# Instructions for the task
The whole listing is to be returned exactly.

.....

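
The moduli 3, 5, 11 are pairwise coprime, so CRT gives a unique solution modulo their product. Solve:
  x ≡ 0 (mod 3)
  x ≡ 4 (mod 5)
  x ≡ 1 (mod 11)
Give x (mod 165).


Moduli 3, 5, 11 are pairwise coprime; by CRT there is a unique solution modulo M = 3 · 5 · 11 = 165.
Solve pairwise, accumulating the modulus:
  Start with x ≡ 0 (mod 3).
  Combine with x ≡ 4 (mod 5): since gcd(3, 5) = 1, we get a unique residue mod 15.
    Write x = 0 + 3·t and substitute into x ≡ 4 (mod 5): 3·t ≡ 4 − 0 = 4 (mod 5).
    The inverse of 3 mod 5 is 2 (since 3·2 = 6 = 1·5 + 1), so t ≡ 2·4 = 8 ≡ 3 (mod 5).
    Then x = 0 + 3·3 = 9, valid modulo lcm(3, 5) = 15: x ≡ 9 (mod 15).
  Combine with x ≡ 1 (mod 11): since gcd(15, 11) = 1, we get a unique residue mod 165.
    Write x = 9 + 15·t and substitute into x ≡ 1 (mod 11): 15·t ≡ 1 − 9 = -8 (mod 11).
    Reduce coefficients mod 11: 4·t ≡ 3 (mod 11).
    The inverse of 4 mod 11 is 3 (since 4·3 = 12 = 1·11 + 1), so t ≡ 3·3 = 9 ≡ 9 (mod 11).
    Then x = 9 + 15·9 = 144, valid modulo lcm(15, 11) = 165: x ≡ 144 (mod 165).
Verify: 144 mod 3 = 0 ✓, 144 mod 5 = 4 ✓, 144 mod 11 = 1 ✓.

x ≡ 144 (mod 165).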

.....

# Expected answer
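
The moduli 3, 5, 11 are pairwise coprime, so CRT gives a unique solution modulo their product. Solve:
  x ≡ 0 (mod 3)
  x ≡ 4 (mod 5)
  x ≡ 1 (mod 11)
Give x (mod 165).


Moduli 3, 5, 11 are pairwise coprime; by CRT there is a unique solution modulo M = 3 · 5 · 11 = 165.
Solve pairwise, accumulating the modulus:
  Start with x ≡ 0 (mod 3).
  Combine with x ≡ 4 (mod 5): since gcd(3, 5) = 1, we get a unique residue mod 15.
    Write x = 0 + 3·t and substitute into x ≡ 4 (mod 5): 3·t ≡ 4 − 0 = 4 (mod 5).
    The inverse of 3 mod 5 is 2 (since 3·2 = 6 = 1·5 + 1), so t ≡ 2·4 = 8 ≡ 3 (mod 5).
    Then x = 0 + 3·3 = 9, valid modulo lcm(3, 5) = 15: x ≡ 9 (mod 15).
  Combine with x ≡ 1 (mod 11): since gcd(15, 11) = 1, we get a unique residue mod 165.
    Write x = 9 + 15·t and substitute into x ≡ 1 (mod 11): 15·t ≡ 1 − 9 = -8 (mod 11).
    Reduce coefficients mod 11: 4·t ≡ 3 (mod 11).
    The inverse of 4 mod 11 is 3 (since 4·3 = 12 = 1·11 + 1), so t ≡ 3·3 = 9 ≡ 9 (mod 11).
    Then x = 9 + 15·9 = 144, valid modulo lcm(15, 11) = 165: x ≡ 144 (mod 165).
Verify: 144 mod 3 = 0 ✓, 144 mod 5 = 4 ✓, 144 mod 11 = 1 ✓.

x ≡ 144 (mod 165).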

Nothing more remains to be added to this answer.